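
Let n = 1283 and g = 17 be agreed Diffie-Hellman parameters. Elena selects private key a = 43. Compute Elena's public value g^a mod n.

82

Public value = 17^43 mod 1283.
17^1 ≡ 17 (mod 1283)
17^2 = (17^1)^2 ≡ 17^2 = 289 ≡ 289 (mod 1283)
17^4 = (17^2)^2 ≡ 289^2 = 83521 ≡ 126 (mod 1283)
17^8 = (17^4)^2 ≡ 126^2 = 15876 ≡ 480 (mod 1283)
17^16 = (17^8)^2 ≡ 480^2 = 230400 ≡ 743 (mod 1283)
17^32 = (17^16)^2 ≡ 743^2 = 552049 ≡ 359 (mod 1283)
17^43 = 17^32 · 17^8 · 17^2 · 17^1 ≡ 359 · 480 · 289 · 17 ≡ 82 (mod 1283).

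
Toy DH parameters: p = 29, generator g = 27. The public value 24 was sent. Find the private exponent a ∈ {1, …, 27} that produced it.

Try successive powers of 27 modulo 29:
27^1 ≡ 27
27^2 ≡ 4
27^3 ≡ 21
27^4 ≡ 16
27^5 ≡ 26
27^6 ≡ 6
27^7 ≡ 17
27^8 ≡ 24
Found: a = 8.

8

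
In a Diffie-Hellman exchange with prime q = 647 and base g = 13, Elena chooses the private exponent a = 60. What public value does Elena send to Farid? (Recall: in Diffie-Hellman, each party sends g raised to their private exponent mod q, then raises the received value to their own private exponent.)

9

Public value = 13^60 (mod 647).
13^1 ≡ 13 (mod 647)
13^2 = (13^1)^2 ≡ 13^2 = 169 ≡ 169 (mod 647)
13^4 = (13^2)^2 ≡ 169^2 = 28561 ≡ 93 (mod 647)
13^8 = (13^4)^2 ≡ 93^2 = 8649 ≡ 238 (mod 647)
13^16 = (13^8)^2 ≡ 238^2 = 56644 ≡ 355 (mod 647)
13^32 = (13^16)^2 ≡ 355^2 = 126025 ≡ 507 (mod 647)
13^60 = 13^32 · 13^16 · 13^8 · 13^4 ≡ 507 · 355 · 238 · 93 ≡ 9 (mod 647).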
_ _ _ _
Problem details: Word for word, restate only the lines from the one containing "Toy DH parameters: p" through the last line of the entries, with both ends kept.

Solution to this exercise:
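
Toy DH parameters: p = 29, generator g = 27. The public value 24 was sent. Find the private exponent a ∈ {1, …, 27} that produced it.

Try successive powers of 27 modulo 29:
27^1 ≡ 27
27^2 ≡ 4
27^3 ≡ 21
27^4 ≡ 16
27^5 ≡ 26
27^6 ≡ 6
27^7 ≡ 17
27^8 ≡ 24
Found: a = 8.

8

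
In a Diffie-Hellman exchange with prime q = 647 and base g = 13, Elena chooses the private exponent a = 60. What public value does Elena send to Farid? (Recall: in Diffie-Hellman, each party sends g raised to their private exponent mod q, then raises the received value to their own private exponent.)

9

Public value = 13^60 (mod 647).
13^1 ≡ 13 (mod 647)
13^2 = (13^1)^2 ≡ 13^2 = 169 ≡ 169 (mod 647)
13^4 = (13^2)^2 ≡ 169^2 = 28561 ≡ 93 (mod 647)
13^8 = (13^4)^2 ≡ 93^2 = 8649 ≡ 238 (mod 647)
13^16 = (13^8)^2 ≡ 238^2 = 56644 ≡ 355 (mod 647)
13^32 = (13^16)^2 ≡ 355^2 = 126025 ≡ 507 (mod 647)
13^60 = 13^32 · 13^16 · 13^8 · 13^4 ≡ 507 · 355 · 238 · 93 ≡ 9 (mod 647).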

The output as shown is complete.